PROBLEM TO SOLVE:
From the listing below, copy each line that contains the word "ideals".

INFORMATION:

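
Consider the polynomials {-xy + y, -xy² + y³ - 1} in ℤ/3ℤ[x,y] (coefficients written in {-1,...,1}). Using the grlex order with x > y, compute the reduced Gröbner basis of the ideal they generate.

G = {y³ - y² - 1, x - 1}

f_1 = -xy + y, LT = xy.
f_2 = -xy² + y³ - 1, LT = xy².

S(f_1,f_2): lcm = xy². S = y³ - y² - 1.
  leading term y³: no divisor's leading term divides it; move y³ to the remainder.
  leading term y²: no divisor's leading term divides it; move -y² to the remainder.
  leading term 1: no divisor's leading term divides it; move -1 to the remainder.
  remainder y³ - y² - 1 ≠ 0; add g_3 = y³ - y² - 1 to the basis.

S(f_1,g_3): lcm = xy³. S = xy² - y³ + x.
  leading term xy²: subtract (-y)·f_1 from xy² - y³ + x → -y³ + y² + x
  leading term y³: subtract (-1)·g_3 from -y³ + y² + x → x - 1
  leading term x: no divisor's leading term divides it; move x to the remainder.
  leading term 1: no divisor's leading term divides it; move -1 to the remainder.
  remainder x - 1 ≠ 0; add g_4 = x - 1 to the basis.

S(f_2,g_3): lcm = xy³. S = -y⁴ + xy² + x + y.
  leading term y⁴: subtract (-y)·g_3 from -y⁴ + xy² + x + y → xy² - y³ + x
  leading term xy²: subtract (-y)·f_1 from xy² - y³ + x → -y³ + y² + x
  leading term y³: subtract (-1)·g_3 from -y³ + y² + x → x - 1
  leading term x: subtract (1)·g_4 from x - 1 → 0
  remainder 0.

S(f_1,g_4): lcm = xy. S = 0.
  remainder 0.

S(f_2,g_4): lcm = xy². S = -y³ + y² + 1.
  leading term y³: subtract (-1)·g_3 from -y³ + y² + 1 → 0
  remainder 0.

S(g_3,g_4): leading monomials are coprime, so the S-polynomial reduces to 0 (Buchberger's first criterion).
Every S-polynomial of the final basis reduces to 0, so we have a Gröbner basis.
Inter-reduce: drop elements whose leading term is divisible by another's, tail-reduce, and make monic.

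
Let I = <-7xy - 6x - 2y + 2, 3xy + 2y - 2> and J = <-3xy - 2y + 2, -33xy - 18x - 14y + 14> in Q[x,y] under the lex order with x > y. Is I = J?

Since reduced Gröbner bases are canonical representatives of ideals under a given ordering, it suffices to compute and compare them.
Buchberger on the first generating set:
f_1 = -7xy - 6x - 2y + 2, LT = xy.
f_2 = 3xy + 2y - 2, LT = xy.

S(f_1,f_2): lcm = xy. S = 6/7x - 8/21y + 8/21.
  reduce S modulo (f_1, f_2):
  remainder 6/7x - 8/21y + 8/21 ≠ 0; add g_3 = 6/7x - 8/21y + 8/21 to the basis.

S(f_1,g_3): lcm = xy. S = 6/7x + 4/9y^2 - 10/63y - 2/7.
  reduce S modulo (f_1, f_2, g_3):
  remainder 4/9y^2 + 2/9y - 2/3 ≠ 0; add g_4 = 4/9y^2 + 2/9y - 2/3 to the basis.

The other S-polynomials (S(f_2,g_3), S(f_1,g_4), S(f_2,g_4), S(g_3,g_4)) all reduce to 0 modulo the current basis, so we have a Gröbner basis.
Inter-reduce: drop elements whose leading term is divisible by another's, tail-reduce, and make monic.
Reduced Gröbner basis: {x - 4/9y + 4/9, y^2 + 1/2y - 3/2}.

Buchberger on the second generating set:
h_1 = -3xy - 2y + 2, LT = xy.
h_2 = -33xy - 18x - 14y + 14, LT = xy.

S(h_1,h_2): lcm = xy. S = -6/11x + 8/33y - 8/33.
  reduce S modulo (h_1, h_2):
  remainder -6/11x + 8/33y - 8/33 ≠ 0; add k_3 = -6/11x + 8/33y - 8/33 to the basis.

S(h_1,k_3): lcm = xy. S = 4/9y^2 + 2/9y - 2/3.
  reduce S modulo (h_1, h_2, k_3):
  remainder 4/9y^2 + 2/9y - 2/3 ≠ 0; add k_4 = 4/9y^2 + 2/9y - 2/3 to the basis.

The other S-polynomials (S(h_2,k_3), S(h_1,k_4), S(h_2,k_4), S(k_3,k_4)) all reduce to 0 modulo the current basis, so we have a Gröbner basis.
Inter-reduce: drop elements whose leading term is divisible by another's, tail-reduce, and make monic.
Reduced Gröbner basis: {x - 4/9y + 4/9, y^2 + 1/2y - 3/2}.

Same reduced basis, so the two generating sets span the same ideal.

Yes, the ideals are equal.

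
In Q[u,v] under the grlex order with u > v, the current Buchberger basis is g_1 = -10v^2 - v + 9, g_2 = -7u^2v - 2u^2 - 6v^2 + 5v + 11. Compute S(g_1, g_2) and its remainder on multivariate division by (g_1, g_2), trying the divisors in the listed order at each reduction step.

S(g_1, g_2) = -13/70u^2v - 6/7v^3 - 9/10u^2 + 5/7v^2 + 11/7v; remainder on division = -83/98u^2 + 4/7v + 4/7.

lcm(LM(g_1), LM(g_2)) = u^2v^2.
S = (lcm/LT(g_1))·g_1 − (lcm/LT(g_2))·g_2 = -13/70u^2v - 6/7v^3 - 9/10u^2 + 5/7v^2 + 11/7v.
Reduce S modulo (g_1, g_2) in that order:
  leading term u^2v: subtract (13/490)·g_2 from -13/70u^2v - 6/7v^3 - 9/10u^2 + 5/7v^2 + 11/7v → -6/7v^3 - 83/98u^2 + 214/245v^2 + 141/98v - 143/490
  leading term v^3: subtract (3/35v)·g_1 from -6/7v^3 - 83/98u^2 + 214/245v^2 + 141/98v - 143/490 → -83/98u^2 + 47/49v^2 + 327/490v - 143/490
  leading term u^2: no divisor's leading term divides it; move -83/98u^2 to the remainder.
  leading term v^2: subtract (-47/490)·g_1 from 47/49v^2 + 327/490v - 143/490 → 4/7v + 4/7
  leading term v: no divisor's leading term divides it; move 4/7v to the remainder.
  leading term 1: no divisor's leading term divides it; move 4/7 to the remainder.
The remainder -83/98u^2 + 4/7v + 4/7 is nonzero, so it would be added as the next basis element.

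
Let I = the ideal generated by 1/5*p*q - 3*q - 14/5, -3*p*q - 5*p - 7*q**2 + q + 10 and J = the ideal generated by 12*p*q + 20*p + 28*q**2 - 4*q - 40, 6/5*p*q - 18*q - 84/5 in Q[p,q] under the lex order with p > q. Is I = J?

Yes, the ideals are equal.

For a fixed monomial order, each ideal has a unique reduced Gröbner basis; comparing bases decides equality.
Buchberger on the first generating set:
f_1 = 1/5*p*q - 3*q - 14/5, LT = p*q.
f_2 = -3*p*q - 5*p - 7*q**2 + q + 10, LT = p*q.

S(f_1,f_2): lcm = p*q. S = -5/3*p - 7/3*q**2 - 44/3*q - 32/3.
  leading term p: no divisor's leading term divides it; move -5/3*p to the remainder.
  leading term q**2: no divisor's leading term divides it; move -7/3*q**2 to the remainder.
  leading term q: no divisor's leading term divides it; move -44/3*q to the remainder.
  leading term 1: no divisor's leading term divides it; move -32/3 to the remainder.
  remainder -5/3*p - 7/3*q**2 - 44/3*q - 32/3 ≠ 0; add g_3 = -5/3*p - 7/3*q**2 - 44/3*q - 32/3 to the basis.

S(f_1,g_3): lcm = p*q. S = -7/5*q**3 - 44/5*q**2 - 107/5*q - 14.
  leading term q**3: no divisor's leading term divides it; move -7/5*q**3 to the remainder.
  leading term q**2: no divisor's leading term divides it; move -44/5*q**2 to the remainder.
  leading term q: no divisor's leading term divides it; move -107/5*q to the remainder.
  leading term 1: no divisor's leading term divides it; move -14 to the remainder.
  remainder -7/5*q**3 - 44/5*q**2 - 107/5*q - 14 ≠ 0; add g_4 = -7/5*q**3 - 44/5*q**2 - 107/5*q - 14 to the basis.

The other S-polynomials (S(f_2,g_3), S(f_1,g_4), S(f_2,g_4), S(g_3,g_4)) all reduce to 0 modulo the current basis, so we have a Gröbner basis.
Inter-reduce: drop elements whose leading term is divisible by another's, tail-reduce, and make monic.
Reduced Gröbner basis: {p + 7/5*q**2 + 44/5*q + 32/5, q**3 + 44/7*q**2 + 107/7*q + 10}.

Buchberger on the second generating set:
h_1 = 12*p*q + 20*p + 28*q**2 - 4*q - 40, LT = p*q.
h_2 = 6/5*p*q - 18*q - 84/5, LT = p*q.

S(h_1,h_2): lcm = p*q. S = 5/3*p + 7/3*q**2 + 44/3*q + 32/3.
  leading term p: no divisor's leading term divides it; move 5/3*p to the remainder.
  leading term q**2: no divisor's leading term divides it; move 7/3*q**2 to the remainder.
  leading term q: no divisor's leading term divides it; move 44/3*q to the remainder.
  leading term 1: no divisor's leading term divides it; move 32/3 to the remainder.
  remainder 5/3*p + 7/3*q**2 + 44/3*q + 32/3 ≠ 0; add k_3 = 5/3*p + 7/3*q**2 + 44/3*q + 32/3 to the basis.

S(h_1,k_3): lcm = p*q. S = 5/3*p - 7/5*q**3 - 97/15*q**2 - 101/15*q - 10/3.
  leading term p: subtract (1)·k_3 from 5/3*p - 7/5*q**3 - 97/15*q**2 - 101/15*q - 10/3 → -7/5*q**3 - 44/5*q**2 - 107/5*q - 14
  leading term q**3: no divisor's leading term divides it; move -7/5*q**3 to the remainder.
  leading term q**2: no divisor's leading term divides it; move -44/5*q**2 to the remainder.
  leading term q: no divisor's leading term divides it; move -107/5*q to the remainder.
  leading term 1: no divisor's leading term divides it; move -14 to the remainder.
  remainder -7/5*q**3 - 44/5*q**2 - 107/5*q - 14 ≠ 0; add k_4 = -7/5*q**3 - 44/5*q**2 - 107/5*q - 14 to the basis.

The other S-polynomials (S(h_2,k_3), S(h_1,k_4), S(h_2,k_4), S(k_3,k_4)) all reduce to 0 modulo the current basis, so we have a Gröbner basis.
Inter-reduce: drop elements whose leading term is divisible by another's, tail-reduce, and make monic.
Reduced Gröbner basis: {p + 7/5*q**2 + 44/5*q + 32/5, q**3 + 44/7*q**2 + 107/7*q + 10}.

These coincide, so the ideals are equal.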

RESPONSE TO THIS TASK:
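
Since reduced Gröbner bases are canonical representatives of ideals under a given ordering, it suffices to compute and compare them.
Yes, the ideals are equal.
Yes, the ideals are equal.
These coincide, so the ideals are equal.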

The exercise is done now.